(Beginning of Given information)

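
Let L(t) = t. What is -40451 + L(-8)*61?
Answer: -40939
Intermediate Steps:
-40451 + L(-8)*61 = -40451 - 8*61 = -40451 - 488 = -40939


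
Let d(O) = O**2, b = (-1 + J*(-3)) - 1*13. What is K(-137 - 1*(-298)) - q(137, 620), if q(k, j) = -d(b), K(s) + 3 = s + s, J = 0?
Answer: 515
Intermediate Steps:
b = -14 (b = (-1 + 0*(-3)) - 1*13 = (-1 + 0) - 13 = -1 - 13 = -14)
K(s) = -3 + 2*s (K(s) = -3 + (s + s) = -3 + 2*s)
q(k, j) = -196 (q(k, j) = -1*(-14)**2 = -1*196 = -196)
K(-137 - 1*(-298)) - q(137, 620) = (-3 + 2*(-137 - 1*(-298))) - 1*(-196) = (-3 + 2*(-137 + 298)) + 196 = (-3 + 2*161) + 196 = (-3 + 322) + 196 = 319 + 196 = 515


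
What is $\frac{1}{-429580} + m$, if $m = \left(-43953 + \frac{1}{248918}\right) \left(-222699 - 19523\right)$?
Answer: $\frac{569209932345573298681}{53465097220} \approx 1.0646 \cdot 10^{10}$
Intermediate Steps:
$m = \frac{1325038252119683}{124459}$ ($m = \left(-43953 + \frac{1}{248918}\right) \left(-242222\right) = \left(- \frac{10940692853}{248918}\right) \left(-242222\right) = \frac{1325038252119683}{124459} \approx 1.0646 \cdot 10^{10}$)
$\frac{1}{-429580} + m = \frac{1}{-429580} + \frac{1325038252119683}{124459} = - \frac{1}{429580} + \frac{1325038252119683}{124459} = \frac{569209932345573298681}{53465097220}$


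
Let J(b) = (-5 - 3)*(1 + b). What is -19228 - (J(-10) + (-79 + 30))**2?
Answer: -19757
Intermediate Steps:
J(b) = -8 - 8*b (J(b) = -8*(1 + b) = -8 - 8*b)
-19228 - (J(-10) + (-79 + 30))**2 = -19228 - ((-8 - 8*(-10)) + (-79 + 30))**2 = -19228 - ((-8 + 80) - 49)**2 = -19228 - (72 - 49)**2 = -19228 - 1*23**2 = -19228 - 1*529 = -19228 - 529 = -19757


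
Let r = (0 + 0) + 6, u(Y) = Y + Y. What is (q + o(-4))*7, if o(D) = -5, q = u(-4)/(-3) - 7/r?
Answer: -49/2 ≈ -24.500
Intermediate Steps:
u(Y) = 2*Y
r = 6 (r = 0 + 6 = 6)
q = 3/2 (q = (2*(-4))/(-3) - 7/6 = -8*(-1/3) - 7*1/6 = 8/3 - 7/6 = 3/2 ≈ 1.5000)
(q + o(-4))*7 = (3/2 - 5)*7 = -7/2*7 = -49/2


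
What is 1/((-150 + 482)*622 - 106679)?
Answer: 1/99825 ≈ 1.0018e-5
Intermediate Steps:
1/((-150 + 482)*622 - 106679) = 1/(332*622 - 106679) = 1/(206504 - 106679) = 1/99825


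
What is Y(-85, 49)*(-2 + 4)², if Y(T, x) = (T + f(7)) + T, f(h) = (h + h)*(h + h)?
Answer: 104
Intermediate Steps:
f(h) = 4*h² (f(h) = (2*h)*(2*h) = 4*h²)
Y(T, x) = 196 + 2*T (Y(T, x) = (T + 4*7²) + T = (T + 4*49) + T = (T + 196) + T = (196 + T) + T = 196 + 2*T)
Y(-85, 49)*(-2 + 4)² = (196 + 2*(-85))*(-2 + 4)² = (196 - 170)*2² = 26*4 = 104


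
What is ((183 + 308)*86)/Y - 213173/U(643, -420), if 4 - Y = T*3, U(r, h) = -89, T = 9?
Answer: 1144865/2047 ≈ 559.29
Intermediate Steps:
Y = -23 (Y = 4 - 9*3 = 4 - 1*27 = 4 - 27 = -23)
((183 + 308)*86)/Y - 213173/U(643, -420) = ((183 + 308)*86)/(-23) - 213173/(-89) = (491*86)*(-1/23) - 213173*(-1/89) = 42226*(-1/23) + 213173/89 = -42226/23 + 213173/89 = 1144865/2047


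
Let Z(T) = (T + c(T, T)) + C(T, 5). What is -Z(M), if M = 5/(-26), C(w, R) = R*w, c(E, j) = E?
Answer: 35/26 ≈ 1.3462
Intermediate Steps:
M = -5/26 (M = 5*(-1/26) = -5/26 ≈ -0.19231)
Z(T) = 7*T (Z(T) = (T + T) + 5*T = 2*T + 5*T = 7*T)
-Z(M) = -7*(-5)/26 = -1*(-35/26) = 35/26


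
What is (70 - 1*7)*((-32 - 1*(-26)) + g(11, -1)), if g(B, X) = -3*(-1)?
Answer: -189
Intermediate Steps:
g(B, X) = 3
(70 - 1*7)*((-32 - 1*(-26)) + g(11, -1)) = (70 - 1*7)*((-32 - 1*(-26)) + 3) = (70 - 7)*((-32 + 26) + 3) = 63*(-6 + 3) = 63*(-3) = -189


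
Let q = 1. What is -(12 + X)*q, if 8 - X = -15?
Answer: -35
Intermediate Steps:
X = 23 (X = 8 - 1*(-15) = 8 + 15 = 23)
-(12 + X)*q = -(12 + 23) = -35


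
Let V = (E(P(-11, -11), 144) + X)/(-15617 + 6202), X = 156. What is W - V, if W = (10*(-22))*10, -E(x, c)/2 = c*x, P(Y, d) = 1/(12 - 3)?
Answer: -20712876/9415 ≈ -2200.0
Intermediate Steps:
P(Y, d) = ⅑ (P(Y, d) = 1/9 = ⅑)
E(x, c) = -2*c*x
W = -2200 (W = -220*10 = -2200)
V = -124/9415 (V = (-2*144*⅑ + 156)/(-15617 + 6202) = (-32 + 156)/(-9415) = 124*(-1/9415) = -124/9415 ≈ -0.013170)
W - V = -2200 - 1*(-124/9415) = -2200 + 124/9415 = -20712876/9415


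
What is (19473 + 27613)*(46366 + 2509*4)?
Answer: 2655744572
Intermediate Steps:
(19473 + 27613)*(46366 + 2509*4) = 47086*(46366 + 10036) = 47086*56402 = 2655744572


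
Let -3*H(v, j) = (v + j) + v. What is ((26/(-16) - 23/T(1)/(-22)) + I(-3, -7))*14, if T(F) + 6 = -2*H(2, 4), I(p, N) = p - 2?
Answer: -5047/44 ≈ -114.70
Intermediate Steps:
I(p, N) = -2 + p
H(v, j) = -2*v/3 - j/3 (H(v, j) = -((v + j) + v)/3 = -((j + v) + v)/3 = -(j + 2*v)/3 = -2*v/3 - j/3)
T(F) = -⅔ (T(F) = -6 - 2*(-⅔*2 - ⅓*4) = -6 - 2*(-4/3 - 4/3) = -6 - 2*(-8/3) = -6 + 16/3 = -⅔)
((26/(-16) - 23/T(1)/(-22)) + I(-3, -7))*14 = ((26/(-16) - 23/(-⅔)/(-22)) + (-2 - 3))*14 = ((26*(-1/16) - 23*(-3/2)*(-1/22)) - 5)*14 = ((-13/8 + (69/2)*(-1/22)) - 5)*14 = ((-13/8 - 69/44) - 5)*14 = (-281/88 - 5)*14 = -721/88*14 = -5047/44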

(End of Given information)

## [What to do]
Give back the complete data exactly as supplied.

## [Task answer]
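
Let L(t) = t. What is -40451 + L(-8)*61?
Answer: -40939
Intermediate Steps:
-40451 + L(-8)*61 = -40451 - 8*61 = -40451 - 488 = -40939


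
Let d(O) = O**2, b = (-1 + J*(-3)) - 1*13. What is K(-137 - 1*(-298)) - q(137, 620), if q(k, j) = -d(b), K(s) + 3 = s + s, J = 0?
Answer: 515
Intermediate Steps:
b = -14 (b = (-1 + 0*(-3)) - 1*13 = (-1 + 0) - 13 = -1 - 13 = -14)
K(s) = -3 + 2*s (K(s) = -3 + (s + s) = -3 + 2*s)
q(k, j) = -196 (q(k, j) = -1*(-14)**2 = -1*196 = -196)
K(-137 - 1*(-298)) - q(137, 620) = (-3 + 2*(-137 - 1*(-298))) - 1*(-196) = (-3 + 2*(-137 + 298)) + 196 = (-3 + 2*161) + 196 = (-3 + 322) + 196 = 319 + 196 = 515


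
What is $\frac{1}{-429580} + m$, if $m = \left(-43953 + \frac{1}{248918}\right) \left(-222699 - 19523\right)$?
Answer: $\frac{569209932345573298681}{53465097220} \approx 1.0646 \cdot 10^{10}$
Intermediate Steps:
$m = \frac{1325038252119683}{124459}$ ($m = \left(-43953 + \frac{1}{248918}\right) \left(-242222\right) = \left(- \frac{10940692853}{248918}\right) \left(-242222\right) = \frac{1325038252119683}{124459} \approx 1.0646 \cdot 10^{10}$)
$\frac{1}{-429580} + m = \frac{1}{-429580} + \frac{1325038252119683}{124459} = - \frac{1}{429580} + \frac{1325038252119683}{124459} = \frac{569209932345573298681}{53465097220}$


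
Let J(b) = (-5 - 3)*(1 + b). What is -19228 - (J(-10) + (-79 + 30))**2?
Answer: -19757
Intermediate Steps:
J(b) = -8 - 8*b (J(b) = -8*(1 + b) = -8 - 8*b)
-19228 - (J(-10) + (-79 + 30))**2 = -19228 - ((-8 - 8*(-10)) + (-79 + 30))**2 = -19228 - ((-8 + 80) - 49)**2 = -19228 - (72 - 49)**2 = -19228 - 1*23**2 = -19228 - 1*529 = -19228 - 529 = -19757


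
Let r = (0 + 0) + 6, u(Y) = Y + Y. What is (q + o(-4))*7, if o(D) = -5, q = u(-4)/(-3) - 7/r?
Answer: -49/2 ≈ -24.500
Intermediate Steps:
u(Y) = 2*Y
r = 6 (r = 0 + 6 = 6)
q = 3/2 (q = (2*(-4))/(-3) - 7/6 = -8*(-1/3) - 7*1/6 = 8/3 - 7/6 = 3/2 ≈ 1.5000)
(q + o(-4))*7 = (3/2 - 5)*7 = -7/2*7 = -49/2


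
What is 1/((-150 + 482)*622 - 106679)?
Answer: 1/99825 ≈ 1.0018e-5
Intermediate Steps:
1/((-150 + 482)*622 - 106679) = 1/(332*622 - 106679) = 1/(206504 - 106679) = 1/99825


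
What is Y(-85, 49)*(-2 + 4)², if Y(T, x) = (T + f(7)) + T, f(h) = (h + h)*(h + h)?
Answer: 104
Intermediate Steps:
f(h) = 4*h² (f(h) = (2*h)*(2*h) = 4*h²)
Y(T, x) = 196 + 2*T (Y(T, x) = (T + 4*7²) + T = (T + 4*49) + T = (T + 196) + T = (196 + T) + T = 196 + 2*T)
Y(-85, 49)*(-2 + 4)² = (196 + 2*(-85))*(-2 + 4)² = (196 - 170)*2² = 26*4 = 104


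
What is ((183 + 308)*86)/Y - 213173/U(643, -420), if 4 - Y = T*3, U(r, h) = -89, T = 9?
Answer: 1144865/2047 ≈ 559.29
Intermediate Steps:
Y = -23 (Y = 4 - 9*3 = 4 - 1*27 = 4 - 27 = -23)
((183 + 308)*86)/Y - 213173/U(643, -420) = ((183 + 308)*86)/(-23) - 213173/(-89) = (491*86)*(-1/23) - 213173*(-1/89) = 42226*(-1/23) + 213173/89 = -42226/23 + 213173/89 = 1144865/2047


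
Let Z(T) = (T + c(T, T)) + C(T, 5). What is -Z(M), if M = 5/(-26), C(w, R) = R*w, c(E, j) = E?
Answer: 35/26 ≈ 1.3462
Intermediate Steps:
M = -5/26 (M = 5*(-1/26) = -5/26 ≈ -0.19231)
Z(T) = 7*T (Z(T) = (T + T) + 5*T = 2*T + 5*T = 7*T)
-Z(M) = -7*(-5)/26 = -1*(-35/26) = 35/26


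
What is (70 - 1*7)*((-32 - 1*(-26)) + g(11, -1)), if g(B, X) = -3*(-1)?
Answer: -189
Intermediate Steps:
g(B, X) = 3
(70 - 1*7)*((-32 - 1*(-26)) + g(11, -1)) = (70 - 1*7)*((-32 - 1*(-26)) + 3) = (70 - 7)*((-32 + 26) + 3) = 63*(-6 + 3) = 63*(-3) = -189


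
Let q = 1. What is -(12 + X)*q, if 8 - X = -15?
Answer: -35
Intermediate Steps:
X = 23 (X = 8 - 1*(-15) = 8 + 15 = 23)
-(12 + X)*q = -(12 + 23) = -35


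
Let V = (E(P(-11, -11), 144) + X)/(-15617 + 6202), X = 156. What is W - V, if W = (10*(-22))*10, -E(x, c)/2 = c*x, P(Y, d) = 1/(12 - 3)?
Answer: -20712876/9415 ≈ -2200.0
Intermediate Steps:
P(Y, d) = ⅑ (P(Y, d) = 1/9 = ⅑)
E(x, c) = -2*c*x
W = -2200 (W = -220*10 = -2200)
V = -124/9415 (V = (-2*144*⅑ + 156)/(-15617 + 6202) = (-32 + 156)/(-9415) = 124*(-1/9415) = -124/9415 ≈ -0.013170)
W - V = -2200 - 1*(-124/9415) = -2200 + 124/9415 = -20712876/9415


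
What is (19473 + 27613)*(46366 + 2509*4)?
Answer: 2655744572
Intermediate Steps:
(19473 + 27613)*(46366 + 2509*4) = 47086*(46366 + 10036) = 47086*56402 = 2655744572


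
Let -3*H(v, j) = (v + j) + v. What is ((26/(-16) - 23/T(1)/(-22)) + I(-3, -7))*14, if T(F) + 6 = -2*H(2, 4), I(p, N) = p - 2?
Answer: -5047/44 ≈ -114.70
Intermediate Steps:
I(p, N) = -2 + p
H(v, j) = -2*v/3 - j/3 (H(v, j) = -((v + j) + v)/3 = -((j + v) + v)/3 = -(j + 2*v)/3 = -2*v/3 - j/3)
T(F) = -⅔ (T(F) = -6 - 2*(-⅔*2 - ⅓*4) = -6 - 2*(-4/3 - 4/3) = -6 - 2*(-8/3) = -6 + 16/3 = -⅔)
((26/(-16) - 23/T(1)/(-22)) + I(-3, -7))*14 = ((26/(-16) - 23/(-⅔)/(-22)) + (-2 - 3))*14 = ((26*(-1/16) - 23*(-3/2)*(-1/22)) - 5)*14 = ((-13/8 + (69/2)*(-1/22)) - 5)*14 = ((-13/8 - 69/44) - 5)*14 = (-281/88 - 5)*14 = -721/88*14 = -5047/44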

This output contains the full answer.